## Prompt
Repeat the first line of the listing and each line after it, exactly, through the line containing "10 | 32 | 77 |".

## Dataset excerpts

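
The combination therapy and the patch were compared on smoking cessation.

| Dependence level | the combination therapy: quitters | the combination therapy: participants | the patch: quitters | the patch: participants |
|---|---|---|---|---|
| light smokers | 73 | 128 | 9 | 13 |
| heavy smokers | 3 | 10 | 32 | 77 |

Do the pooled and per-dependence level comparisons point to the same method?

Light smokers: the combination therapy 73/128 = 57.0%, the patch 9/13 = 69.2% → the patch
Heavy smokers: the combination therapy 3/10 = 30.0%, the patch 32/77 = 41.6% → the patch
Overall: the combination therapy 76/138 = 55.1%, the patch 41/90 = 45.6% → the combination therapy
The patch wins each dependence group but the combination therapy wins overall — the comparison reverses. The patch's participants skew toward heavy smokers, which has a lower base rate.

No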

## Solution to this exercise
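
The combination therapy and the patch were compared on smoking cessation.

| Dependence level | the combination therapy: quitters | the combination therapy: participants | the patch: quitters | the patch: participants |
|---|---|---|---|---|
| light smokers | 73 | 128 | 9 | 13 |
| heavy smokers | 3 | 10 | 32 | 77 |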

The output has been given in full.